▶ _MATERIAL SHOWN_
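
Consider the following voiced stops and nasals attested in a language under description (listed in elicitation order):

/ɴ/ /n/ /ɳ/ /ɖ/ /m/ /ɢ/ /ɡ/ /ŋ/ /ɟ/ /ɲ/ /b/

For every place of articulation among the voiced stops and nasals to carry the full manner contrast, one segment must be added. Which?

Oral stop: /b/ (bilabial), /ɖ/ (retroflex), /ɟ/ (palatal), /ɡ/ (velar), /ɢ/ (uvular).
Nasal: /m/ (bilabial), /n/ (alveolar), /ɳ/ (retroflex), /ɲ/ (palatal), /ŋ/ (velar), /ɴ/ (uvular).
The alveolar row has no oral stop member, so the gap is the alveolar oral stop /d/.

/d/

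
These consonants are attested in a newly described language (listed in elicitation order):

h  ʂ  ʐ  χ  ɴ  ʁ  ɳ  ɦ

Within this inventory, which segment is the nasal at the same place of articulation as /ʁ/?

/ɴ/

/ʁ/ is a voiced uvular fricative.
The nasal at the same place is an uvular nasal — in this inventory, /ɴ/.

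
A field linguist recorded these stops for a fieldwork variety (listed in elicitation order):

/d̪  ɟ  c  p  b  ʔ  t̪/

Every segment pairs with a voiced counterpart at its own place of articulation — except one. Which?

/ʔ/

Bilabial: /p/ ~ /b/
Dental: /t̪/ ~ /d̪/
Palatal: /c/ ~ /ɟ/
Glottal: only /ʔ/ (voiceless); no voiced partner.
So /ʔ/ is the unpaired segment.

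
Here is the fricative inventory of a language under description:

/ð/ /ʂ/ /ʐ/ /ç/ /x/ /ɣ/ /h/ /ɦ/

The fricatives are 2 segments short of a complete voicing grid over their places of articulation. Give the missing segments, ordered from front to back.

/θ/, /ʝ/

place of articulation  voiceless  voiced  
dental            —         ð       
retroflex         ʂ         ʐ       
palatal           ç         —       
velar             x         ɣ       
glottal           h         ɦ       
Gaps, from front to back: dental lacks voiceless (/θ/); palatal lacks voiced (/ʝ/).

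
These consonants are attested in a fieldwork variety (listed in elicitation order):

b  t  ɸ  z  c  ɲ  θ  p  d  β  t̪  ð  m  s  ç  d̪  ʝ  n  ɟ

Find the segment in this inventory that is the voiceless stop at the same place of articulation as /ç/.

/ç/ is a voiceless palatal fricative.
The voiceless stop at the same place is a voiceless palatal stop — in this inventory, /c/.

/c/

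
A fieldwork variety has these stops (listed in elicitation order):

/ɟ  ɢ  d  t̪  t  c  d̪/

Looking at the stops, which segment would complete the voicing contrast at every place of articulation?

/q/

place of articulation  voiceless  voiced  
dental            t̪        d̪      
alveolar          t         d       
palatal           c         ɟ       
uvular            —         ɢ       
The uvular row has no voiceless member, so the gap is the voiceless uvular stop /q/.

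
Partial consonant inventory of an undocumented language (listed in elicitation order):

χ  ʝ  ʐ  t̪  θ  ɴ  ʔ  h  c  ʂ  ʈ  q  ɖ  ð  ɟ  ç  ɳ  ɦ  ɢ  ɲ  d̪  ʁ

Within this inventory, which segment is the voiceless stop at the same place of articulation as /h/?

/ʔ/

/h/ is a voiceless glottal fricative.
The voiceless stop at the same place is a voiceless glottal stop — in this inventory, /ʔ/.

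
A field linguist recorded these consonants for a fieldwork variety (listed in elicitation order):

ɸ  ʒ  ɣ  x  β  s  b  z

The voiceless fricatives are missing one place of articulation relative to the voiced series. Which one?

Voiceless: /ɸ/ (bilabial), /s/ (alveolar), /x/ (velar).
Voiced: /β/ (bilabial), /z/ (alveolar), /ʒ/ (postalveolar), /ɣ/ (velar).
Every place of articulation has a voiceless member except postalveolar, where /ʃ/ would be expected.

postalveolar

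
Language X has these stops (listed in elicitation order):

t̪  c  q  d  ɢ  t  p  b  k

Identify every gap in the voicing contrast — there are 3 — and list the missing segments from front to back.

/d̪/, /ɟ/, /ɡ/

bilabial: voiceless /p/, voiced /b/.
dental: voiceless /t̪/, voiced —.
alveolar: voiceless /t/, voiced /d/.
palatal: voiceless /c/, voiced —.
velar: voiceless /k/, voiced —.
uvular: voiceless /q/, voiced /ɢ/.
Gaps, from front to back: dental lacks voiced (/d̪/); palatal lacks voiced (/ɟ/); velar lacks voiced (/ɡ/).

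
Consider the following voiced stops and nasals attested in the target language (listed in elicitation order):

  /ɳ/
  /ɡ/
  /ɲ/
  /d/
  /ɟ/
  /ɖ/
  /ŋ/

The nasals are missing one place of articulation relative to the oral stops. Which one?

Oral stop: /d/ (alveolar), /ɖ/ (retroflex), /ɟ/ (palatal), /ɡ/ (velar).
Nasal: /ɳ/ (retroflex), /ɲ/ (palatal), /ŋ/ (velar).
Every place of articulation has a nasal member except alveolar, where /n/ would be expected.

alveolar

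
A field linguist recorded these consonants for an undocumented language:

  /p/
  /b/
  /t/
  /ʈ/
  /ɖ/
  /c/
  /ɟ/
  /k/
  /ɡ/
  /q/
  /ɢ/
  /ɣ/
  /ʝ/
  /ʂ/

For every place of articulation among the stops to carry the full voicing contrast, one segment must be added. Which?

/d/

Voiceless: /p/ (bilabial), /t/ (alveolar), /ʈ/ (retroflex), /c/ (palatal), /k/ (velar), /q/ (uvular).
Voiced: /b/ (bilabial), /ɖ/ (retroflex), /ɟ/ (palatal), /ɡ/ (velar), /ɢ/ (uvular).
The alveolar row has no voiced member, so the gap is the voiced alveolar stop /d/.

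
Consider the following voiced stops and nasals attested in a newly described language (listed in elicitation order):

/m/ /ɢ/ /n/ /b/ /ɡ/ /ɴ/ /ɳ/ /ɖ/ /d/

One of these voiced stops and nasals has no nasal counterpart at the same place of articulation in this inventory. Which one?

/ɡ/

Bilabial: /b/ ~ /m/
Alveolar: /d/ ~ /n/
Retroflex: /ɖ/ ~ /ɳ/
Uvular: /ɢ/ ~ /ɴ/
Velar: only /ɡ/ (oral stop); no nasal partner.
So /ɡ/ is the unpaired segment.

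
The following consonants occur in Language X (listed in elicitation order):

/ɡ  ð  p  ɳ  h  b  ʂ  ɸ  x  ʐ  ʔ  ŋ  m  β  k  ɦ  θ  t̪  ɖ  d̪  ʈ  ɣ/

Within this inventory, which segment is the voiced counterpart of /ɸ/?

/ɸ/ is a voiceless bilabial fricative.
The voiced counterpart is a voiced bilabial fricative — in this inventory, /β/.

/β/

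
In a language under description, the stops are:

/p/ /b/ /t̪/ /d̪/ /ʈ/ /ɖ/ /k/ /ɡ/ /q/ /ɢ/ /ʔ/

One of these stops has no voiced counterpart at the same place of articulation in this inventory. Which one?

/ʔ/

Bilabial: /p/ ~ /b/
Dental: /t̪/ ~ /d̪/
Retroflex: /ʈ/ ~ /ɖ/
Velar: /k/ ~ /ɡ/
Uvular: /q/ ~ /ɢ/
Glottal: only /ʔ/ (voiceless); no voiced partner.
So /ʔ/ is the unpaired segment.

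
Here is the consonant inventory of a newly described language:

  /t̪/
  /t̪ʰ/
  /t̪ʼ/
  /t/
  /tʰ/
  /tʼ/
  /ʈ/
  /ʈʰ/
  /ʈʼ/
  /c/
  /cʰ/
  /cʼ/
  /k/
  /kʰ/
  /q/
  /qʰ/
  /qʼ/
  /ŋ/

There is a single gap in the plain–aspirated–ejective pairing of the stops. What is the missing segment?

place of articulation  plain     aspirated  ejective
dental            t̪        t̪ʰ       t̪ʼ     
alveolar          t         tʰ        tʼ      
retroflex         ʈ         ʈʰ        ʈʼ      
palatal           c         cʰ        cʼ      
velar             k         kʰ        —       
uvular            q         qʰ        qʼ      
The velar row has no ejective member, so the gap is the ejective velar stop /kʼ/.

/kʼ/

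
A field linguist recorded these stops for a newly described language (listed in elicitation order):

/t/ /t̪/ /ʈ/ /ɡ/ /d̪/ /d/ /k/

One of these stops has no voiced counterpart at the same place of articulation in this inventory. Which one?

/ʈ/

Dental: /t̪/ ~ /d̪/
Alveolar: /t/ ~ /d/
Velar: /k/ ~ /ɡ/
Retroflex: only /ʈ/ (voiceless); no voiced partner.
So /ʈ/ is the unpaired segment.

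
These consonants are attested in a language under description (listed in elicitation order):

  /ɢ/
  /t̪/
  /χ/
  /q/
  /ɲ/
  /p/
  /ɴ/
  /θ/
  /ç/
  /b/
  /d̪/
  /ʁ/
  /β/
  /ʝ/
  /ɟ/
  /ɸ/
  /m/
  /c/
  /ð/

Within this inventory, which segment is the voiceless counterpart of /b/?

/p/

/b/ is a voiced bilabial stop.
The voiceless counterpart is a voiceless bilabial stop — in this inventory, /p/.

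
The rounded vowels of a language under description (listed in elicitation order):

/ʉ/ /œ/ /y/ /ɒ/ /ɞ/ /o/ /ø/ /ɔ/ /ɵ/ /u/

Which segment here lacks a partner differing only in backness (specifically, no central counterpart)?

High: /y/ ~ /ʉ/ ~ /u/
High-mid: /ø/ ~ /ɵ/ ~ /o/
Low-mid: /œ/ ~ /ɞ/ ~ /ɔ/
Low: only /ɒ/ (back); no central partner.
So /ɒ/ is the unpaired segment.

/ɒ/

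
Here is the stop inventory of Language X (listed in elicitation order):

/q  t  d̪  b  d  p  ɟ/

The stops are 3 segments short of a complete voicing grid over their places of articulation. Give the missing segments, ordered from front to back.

/t̪/, /c/, /ɢ/

bilabial: voiceless /p/, voiced /b/.
dental: voiceless —, voiced /d̪/.
alveolar: voiceless /t/, voiced /d/.
palatal: voiceless —, voiced /ɟ/.
uvular: voiceless /q/, voiced —.
Gaps, from front to back: dental lacks voiceless (/t̪/); palatal lacks voiceless (/c/); uvular lacks voiced (/ɢ/).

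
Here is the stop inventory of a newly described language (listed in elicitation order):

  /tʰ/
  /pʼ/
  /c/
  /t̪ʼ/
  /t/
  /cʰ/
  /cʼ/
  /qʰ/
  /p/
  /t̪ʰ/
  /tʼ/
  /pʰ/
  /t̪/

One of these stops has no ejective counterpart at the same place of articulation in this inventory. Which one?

Bilabial: /p/ ~ /pʰ/ ~ /pʼ/
Dental: /t̪/ ~ /t̪ʰ/ ~ /t̪ʼ/
Alveolar: /t/ ~ /tʰ/ ~ /tʼ/
Palatal: /c/ ~ /cʰ/ ~ /cʼ/
Uvular: only /qʰ/ (aspirated); no ejective partner.
So /qʰ/ is the unpaired segment.

/qʰ/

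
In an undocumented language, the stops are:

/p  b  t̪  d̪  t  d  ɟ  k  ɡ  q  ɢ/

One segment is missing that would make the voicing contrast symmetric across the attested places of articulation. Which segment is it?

/c/

Voiceless: /p/ (bilabial), /t̪/ (dental), /t/ (alveolar), /k/ (velar), /q/ (uvular).
Voiced: /b/ (bilabial), /d̪/ (dental), /d/ (alveolar), /ɟ/ (palatal), /ɡ/ (velar), /ɢ/ (uvular).
The palatal row has no voiceless member, so the gap is the voiceless palatal stop /c/.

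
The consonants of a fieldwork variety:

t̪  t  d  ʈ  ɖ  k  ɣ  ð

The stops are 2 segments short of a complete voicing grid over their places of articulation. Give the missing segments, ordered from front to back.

place of articulation  voiceless  voiced  
dental            t̪        —       
alveolar          t         d       
retroflex         ʈ         ɖ       
velar             k         —       
Gaps, from front to back: dental lacks voiced (/d̪/); velar lacks voiced (/ɡ/).

/d̪/, /ɡ/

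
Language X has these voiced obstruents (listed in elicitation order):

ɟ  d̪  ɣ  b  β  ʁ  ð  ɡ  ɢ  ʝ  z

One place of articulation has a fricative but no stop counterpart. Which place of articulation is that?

alveolar

Stop: /b/ (bilabial), /d̪/ (dental), /ɟ/ (palatal), /ɡ/ (velar), /ɢ/ (uvular).
Fricative: /β/ (bilabial), /ð/ (dental), /z/ (alveolar), /ʝ/ (palatal), /ɣ/ (velar), /ʁ/ (uvular).
Every place of articulation has a stop member except alveolar, where /d/ would be expected.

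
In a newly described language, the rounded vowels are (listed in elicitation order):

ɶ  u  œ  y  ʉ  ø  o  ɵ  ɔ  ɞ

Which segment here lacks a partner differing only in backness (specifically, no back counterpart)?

High: /y/ ~ /ʉ/ ~ /u/
High-mid: /ø/ ~ /ɵ/ ~ /o/
Low-mid: /œ/ ~ /ɞ/ ~ /ɔ/
Low: only /ɶ/ (front); no back partner.
So /ɶ/ is the unpaired segment.

/ɶ/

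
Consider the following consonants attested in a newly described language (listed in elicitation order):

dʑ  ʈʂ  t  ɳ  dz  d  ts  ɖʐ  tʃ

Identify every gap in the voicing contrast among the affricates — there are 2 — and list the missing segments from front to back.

/dʒ/, /tɕ/

alveolar: voiceless /ts/, voiced /dz/.
postalveolar: voiceless /tʃ/, voiced —.
retroflex: voiceless /ʈʂ/, voiced /ɖʐ/.
alveolo-palatal: voiceless —, voiced /dʑ/.
Gaps, from front to back: postalveolar lacks voiced (/dʒ/); alveolo-palatal lacks voiceless (/tɕ/).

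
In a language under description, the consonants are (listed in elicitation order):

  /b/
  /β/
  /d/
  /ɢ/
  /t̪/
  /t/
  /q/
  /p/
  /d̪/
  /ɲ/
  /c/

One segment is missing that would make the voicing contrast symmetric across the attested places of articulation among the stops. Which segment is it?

Voiceless: /p/ (bilabial), /t̪/ (dental), /t/ (alveolar), /c/ (palatal), /q/ (uvular).
Voiced: /b/ (bilabial), /d̪/ (dental), /d/ (alveolar), /ɢ/ (uvular).
The palatal row has no voiced member, so the gap is the voiced palatal stop /ɟ/.

/ɟ/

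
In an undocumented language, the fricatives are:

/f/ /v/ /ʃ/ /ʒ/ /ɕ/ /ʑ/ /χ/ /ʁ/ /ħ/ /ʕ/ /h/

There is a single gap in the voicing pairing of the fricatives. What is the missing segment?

/ɦ/

labiodental: voiceless /f/, voiced /v/.
postalveolar: voiceless /ʃ/, voiced /ʒ/.
alveolo-palatal: voiceless /ɕ/, voiced /ʑ/.
uvular: voiceless /χ/, voiced /ʁ/.
pharyngeal: voiceless /ħ/, voiced /ʕ/.
glottal: voiceless /h/, voiced —.
The glottal row has no voiced member, so the gap is the voiced glottal fricative /ɦ/.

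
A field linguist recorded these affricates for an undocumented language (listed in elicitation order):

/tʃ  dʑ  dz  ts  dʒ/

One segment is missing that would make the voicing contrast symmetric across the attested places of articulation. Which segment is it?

/tɕ/

place of articulation  voiceless  voiced  
alveolar          ts        dz      
postalveolar      tʃ        dʒ      
alveolo-palatal   —         dʑ      
The alveolo-palatal row has no voiceless member, so the gap is the voiceless alveolo-palatal affricate /tɕ/.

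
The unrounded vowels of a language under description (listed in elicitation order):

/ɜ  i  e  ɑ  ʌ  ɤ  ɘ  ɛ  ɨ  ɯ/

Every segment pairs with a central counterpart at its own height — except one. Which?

High: /i/ ~ /ɨ/ ~ /ɯ/
High-mid: /e/ ~ /ɘ/ ~ /ɤ/
Low-mid: /ɛ/ ~ /ɜ/ ~ /ʌ/
Low: only /ɑ/ (back); no central partner.
So /ɑ/ is the unpaired segment.

/ɑ/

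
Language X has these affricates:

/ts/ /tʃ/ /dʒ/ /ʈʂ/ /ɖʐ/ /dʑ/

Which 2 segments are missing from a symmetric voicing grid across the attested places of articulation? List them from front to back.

/dz/, /tɕ/

place of articulation  voiceless  voiced  
alveolar          ts        —       
postalveolar      tʃ        dʒ      
retroflex         ʈʂ        ɖʐ      
alveolo-palatal   —         dʑ      
Gaps, from front to back: alveolar lacks voiced (/dz/); alveolo-palatal lacks voiceless (/tɕ/).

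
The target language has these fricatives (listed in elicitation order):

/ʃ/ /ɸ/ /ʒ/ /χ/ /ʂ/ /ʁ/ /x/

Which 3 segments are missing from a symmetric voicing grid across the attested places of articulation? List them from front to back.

/β/, /ʐ/, /ɣ/

Voiceless: /ɸ/ (bilabial), /ʃ/ (postalveolar), /ʂ/ (retroflex), /x/ (velar), /χ/ (uvular).
Voiced: /ʒ/ (postalveolar), /ʁ/ (uvular).
Gaps, from front to back: bilabial lacks voiced (/β/); retroflex lacks voiced (/ʐ/); velar lacks voiced (/ɣ/).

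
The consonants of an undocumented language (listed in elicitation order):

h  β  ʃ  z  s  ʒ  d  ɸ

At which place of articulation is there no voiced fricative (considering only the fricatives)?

place of articulation  voiceless  voiced  
bilabial          ɸ         β       
alveolar          s         z       
postalveolar      ʃ         ʒ       
glottal           h         —       
Every place of articulation has a voiced member except glottal, where /ɦ/ would be expected.

glottal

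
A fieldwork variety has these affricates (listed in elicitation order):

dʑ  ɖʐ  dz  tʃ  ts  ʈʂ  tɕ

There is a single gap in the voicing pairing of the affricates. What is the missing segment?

Voiceless: /ts/ (alveolar), /tʃ/ (postalveolar), /ʈʂ/ (retroflex), /tɕ/ (alveolo-palatal).
Voiced: /dz/ (alveolar), /ɖʐ/ (retroflex), /dʑ/ (alveolo-palatal).
The postalveolar row has no voiced member, so the gap is the voiced postalveolar affricate /dʒ/.

/dʒ/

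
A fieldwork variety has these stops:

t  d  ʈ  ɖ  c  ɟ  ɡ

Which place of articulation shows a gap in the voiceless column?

velar

Voiceless: /t/ (alveolar), /ʈ/ (retroflex), /c/ (palatal).
Voiced: /d/ (alveolar), /ɖ/ (retroflex), /ɟ/ (palatal), /ɡ/ (velar).
Every place of articulation has a voiceless member except velar, where /k/ would be expected.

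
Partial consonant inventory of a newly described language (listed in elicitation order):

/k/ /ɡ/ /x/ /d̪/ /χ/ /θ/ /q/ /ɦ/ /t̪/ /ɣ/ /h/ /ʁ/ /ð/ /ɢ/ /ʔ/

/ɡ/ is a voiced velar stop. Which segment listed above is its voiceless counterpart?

The voiceless counterpart is a voiceless velar stop — in this inventory, /k/.

/k/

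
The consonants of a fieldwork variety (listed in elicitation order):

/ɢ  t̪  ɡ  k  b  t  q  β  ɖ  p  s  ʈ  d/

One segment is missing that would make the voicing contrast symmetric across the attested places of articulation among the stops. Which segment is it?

bilabial: voiceless /p/, voiced /b/.
dental: voiceless /t̪/, voiced —.
alveolar: voiceless /t/, voiced /d/.
retroflex: voiceless /ʈ/, voiced /ɖ/.
velar: voiceless /k/, voiced /ɡ/.
uvular: voiceless /q/, voiced /ɢ/.
The dental row has no voiced member, so the gap is the voiced dental stop /d̪/.

/d̪/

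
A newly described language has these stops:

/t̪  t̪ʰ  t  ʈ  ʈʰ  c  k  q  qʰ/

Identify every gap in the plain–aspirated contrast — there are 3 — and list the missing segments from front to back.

/tʰ/, /cʰ/, /kʰ/

Plain: /t̪/ (dental), /t/ (alveolar), /ʈ/ (retroflex), /c/ (palatal), /k/ (velar), /q/ (uvular).
Aspirated: /t̪ʰ/ (dental), /ʈʰ/ (retroflex), /qʰ/ (uvular).
Gaps, from front to back: alveolar lacks aspirated (/tʰ/); palatal lacks aspirated (/cʰ/); velar lacks aspirated (/kʰ/).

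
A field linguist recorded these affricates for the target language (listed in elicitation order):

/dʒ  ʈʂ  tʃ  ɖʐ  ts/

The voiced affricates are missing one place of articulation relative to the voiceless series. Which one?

alveolar: voiceless /ts/, voiced —.
postalveolar: voiceless /tʃ/, voiced /dʒ/.
retroflex: voiceless /ʈʂ/, voiced /ɖʐ/.
Every place of articulation has a voiced member except alveolar, where /dz/ would be expected.

alveolar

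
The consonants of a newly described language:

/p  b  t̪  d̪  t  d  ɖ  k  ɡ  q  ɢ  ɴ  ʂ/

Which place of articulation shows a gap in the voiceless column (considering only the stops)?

place of articulation  voiceless  voiced  
bilabial          p         b       
dental            t̪        d̪      
alveolar          t         d       
retroflex         —         ɖ       
velar             k         ɡ       
uvular            q         ɢ       
Every place of articulation has a voiceless member except retroflex, where /ʈ/ would be expected.

retroflex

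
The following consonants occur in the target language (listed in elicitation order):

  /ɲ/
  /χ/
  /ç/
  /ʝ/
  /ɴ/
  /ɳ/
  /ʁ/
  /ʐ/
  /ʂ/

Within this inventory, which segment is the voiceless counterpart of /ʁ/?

/ʁ/ is a voiced uvular fricative.
The voiceless counterpart is a voiceless uvular fricative — in this inventory, /χ/.

/χ/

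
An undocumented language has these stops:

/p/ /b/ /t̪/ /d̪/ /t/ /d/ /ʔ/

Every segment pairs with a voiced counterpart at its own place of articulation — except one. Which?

/ʔ/

Bilabial: /p/ ~ /b/
Dental: /t̪/ ~ /d̪/
Alveolar: /t/ ~ /d/
Glottal: only /ʔ/ (voiceless); no voiced partner.
So /ʔ/ is the unpaired segment.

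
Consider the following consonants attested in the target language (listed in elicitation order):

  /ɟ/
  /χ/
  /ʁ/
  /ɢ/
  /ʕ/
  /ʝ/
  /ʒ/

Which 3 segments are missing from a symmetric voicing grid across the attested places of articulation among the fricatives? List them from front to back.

/ʃ/, /ç/, /ħ/

Voiceless: /χ/ (uvular).
Voiced: /ʒ/ (postalveolar), /ʝ/ (palatal), /ʁ/ (uvular), /ʕ/ (pharyngeal).
Gaps, from front to back: postalveolar lacks voiceless (/ʃ/); palatal lacks voiceless (/ç/); pharyngeal lacks voiceless (/ħ/).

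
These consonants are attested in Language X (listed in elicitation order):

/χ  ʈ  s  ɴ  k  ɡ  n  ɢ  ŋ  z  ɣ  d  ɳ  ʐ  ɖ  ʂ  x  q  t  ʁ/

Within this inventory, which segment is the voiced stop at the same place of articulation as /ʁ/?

/ʁ/ is a voiced uvular fricative.
The voiced stop at the same place is a voiced uvular stop — in this inventory, /ɢ/.

/ɢ/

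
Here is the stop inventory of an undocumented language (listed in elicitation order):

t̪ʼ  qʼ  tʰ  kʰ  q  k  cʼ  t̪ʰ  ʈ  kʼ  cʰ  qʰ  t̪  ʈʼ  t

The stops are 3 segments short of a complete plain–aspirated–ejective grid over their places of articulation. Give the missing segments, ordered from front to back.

/tʼ/, /ʈʰ/, /c/

dental: plain /t̪/, aspirated /t̪ʰ/, ejective /t̪ʼ/.
alveolar: plain /t/, aspirated /tʰ/, ejective —.
retroflex: plain /ʈ/, aspirated —, ejective /ʈʼ/.
palatal: plain —, aspirated /cʰ/, ejective /cʼ/.
velar: plain /k/, aspirated /kʰ/, ejective /kʼ/.
uvular: plain /q/, aspirated /qʰ/, ejective /qʼ/.
Gaps, from front to back: alveolar lacks ejective (/tʼ/); retroflex lacks aspirated (/ʈʰ/); palatal lacks plain (/c/).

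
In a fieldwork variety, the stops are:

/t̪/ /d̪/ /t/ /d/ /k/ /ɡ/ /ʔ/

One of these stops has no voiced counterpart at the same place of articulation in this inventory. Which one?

/ʔ/

Dental: /t̪/ ~ /d̪/
Alveolar: /t/ ~ /d/
Velar: /k/ ~ /ɡ/
Glottal: only /ʔ/ (voiceless); no voiced partner.
So /ʔ/ is the unpaired segment.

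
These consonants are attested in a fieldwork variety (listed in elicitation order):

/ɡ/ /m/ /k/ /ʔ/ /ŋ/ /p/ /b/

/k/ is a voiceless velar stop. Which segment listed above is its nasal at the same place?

The nasal at the same place is a velar nasal — in this inventory, /ŋ/.

/ŋ/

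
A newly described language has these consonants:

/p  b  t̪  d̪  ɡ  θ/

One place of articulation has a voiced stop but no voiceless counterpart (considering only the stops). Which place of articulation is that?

velar

place of articulation  voiceless  voiced  
bilabial          p         b       
dental            t̪        d̪      
velar             —         ɡ       
Every place of articulation has a voiceless member except velar, where /k/ would be expected.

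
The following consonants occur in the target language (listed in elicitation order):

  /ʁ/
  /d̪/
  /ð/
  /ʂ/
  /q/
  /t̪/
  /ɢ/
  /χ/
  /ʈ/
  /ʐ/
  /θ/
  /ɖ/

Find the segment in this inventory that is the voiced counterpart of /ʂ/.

/ʐ/

/ʂ/ is a voiceless retroflex fricative.
The voiced counterpart is a voiced retroflex fricative — in this inventory, /ʐ/.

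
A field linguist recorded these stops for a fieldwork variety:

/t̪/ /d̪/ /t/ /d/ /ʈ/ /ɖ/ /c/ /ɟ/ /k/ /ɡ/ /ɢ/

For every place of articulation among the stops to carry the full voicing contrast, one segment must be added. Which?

Voiceless: /t̪/ (dental), /t/ (alveolar), /ʈ/ (retroflex), /c/ (palatal), /k/ (velar).
Voiced: /d̪/ (dental), /d/ (alveolar), /ɖ/ (retroflex), /ɟ/ (palatal), /ɡ/ (velar), /ɢ/ (uvular).
The uvular row has no voiceless member, so the gap is the voiceless uvular stop /q/.

/q/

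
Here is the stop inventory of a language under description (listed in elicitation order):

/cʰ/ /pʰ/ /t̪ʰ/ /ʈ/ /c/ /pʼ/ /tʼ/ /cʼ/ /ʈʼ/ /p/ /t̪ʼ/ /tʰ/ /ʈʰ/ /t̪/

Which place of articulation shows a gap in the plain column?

alveolar

bilabial: plain /p/, aspirated /pʰ/, ejective /pʼ/.
dental: plain /t̪/, aspirated /t̪ʰ/, ejective /t̪ʼ/.
alveolar: plain —, aspirated /tʰ/, ejective /tʼ/.
retroflex: plain /ʈ/, aspirated /ʈʰ/, ejective /ʈʼ/.
palatal: plain /c/, aspirated /cʰ/, ejective /cʼ/.
Every place of articulation has a plain member except alveolar, where /t/ would be expected.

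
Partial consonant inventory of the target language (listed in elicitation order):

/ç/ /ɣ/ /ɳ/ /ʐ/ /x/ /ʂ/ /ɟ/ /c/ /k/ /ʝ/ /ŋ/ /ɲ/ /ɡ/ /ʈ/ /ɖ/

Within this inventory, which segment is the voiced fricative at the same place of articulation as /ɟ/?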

▶ _PROBLEM REQUIREMENTS_
Send back, unchanged, every line of the records from the one with "One place of articulation has a voiced" through the last.

▶ _WRITTEN SOLUTION_
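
One place of articulation has a voiced stop but no voiceless counterpart (considering only the stops). Which place of articulation is that?

velar

place of articulation  voiceless  voiced  
bilabial          p         b       
dental            t̪        d̪      
velar             —         ɡ       
Every place of articulation has a voiceless member except velar, where /k/ would be expected.

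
The following consonants occur in the target language (listed in elicitation order):

  /ʁ/
  /d̪/
  /ð/
  /ʂ/
  /q/
  /t̪/
  /ɢ/
  /χ/
  /ʈ/
  /ʐ/
  /θ/
  /ɖ/

Find the segment in this inventory that is the voiced counterpart of /ʂ/.

/ʐ/

/ʂ/ is a voiceless retroflex fricative.
The voiced counterpart is a voiced retroflex fricative — in this inventory, /ʐ/.

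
A field linguist recorded these stops for a fieldwork variety:

/t̪/ /d̪/ /t/ /d/ /ʈ/ /ɖ/ /c/ /ɟ/ /k/ /ɡ/ /ɢ/

For every place of articulation among the stops to carry the full voicing contrast, one segment must be added. Which?

Voiceless: /t̪/ (dental), /t/ (alveolar), /ʈ/ (retroflex), /c/ (palatal), /k/ (velar).
Voiced: /d̪/ (dental), /d/ (alveolar), /ɖ/ (retroflex), /ɟ/ (palatal), /ɡ/ (velar), /ɢ/ (uvular).
The uvular row has no voiceless member, so the gap is the voiceless uvular stop /q/.

/q/

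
Here is the stop inventory of a language under description (listed in elicitation order):

/cʰ/ /pʰ/ /t̪ʰ/ /ʈ/ /c/ /pʼ/ /tʼ/ /cʼ/ /ʈʼ/ /p/ /t̪ʼ/ /tʰ/ /ʈʰ/ /t̪/

Which place of articulation shows a gap in the plain column?

alveolar

bilabial: plain /p/, aspirated /pʰ/, ejective /pʼ/.
dental: plain /t̪/, aspirated /t̪ʰ/, ejective /t̪ʼ/.
alveolar: plain —, aspirated /tʰ/, ejective /tʼ/.
retroflex: plain /ʈ/, aspirated /ʈʰ/, ejective /ʈʼ/.
palatal: plain /c/, aspirated /cʰ/, ejective /cʼ/.
Every place of articulation has a plain member except alveolar, where /t/ would be expected.

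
Partial consonant inventory of the target language (listed in elicitation order):

/ç/ /ɣ/ /ɳ/ /ʐ/ /x/ /ʂ/ /ɟ/ /c/ /k/ /ʝ/ /ŋ/ /ɲ/ /ɡ/ /ʈ/ /ɖ/

Within this inventory, which segment is the voiced fricative at the same place of articulation as /ɟ/?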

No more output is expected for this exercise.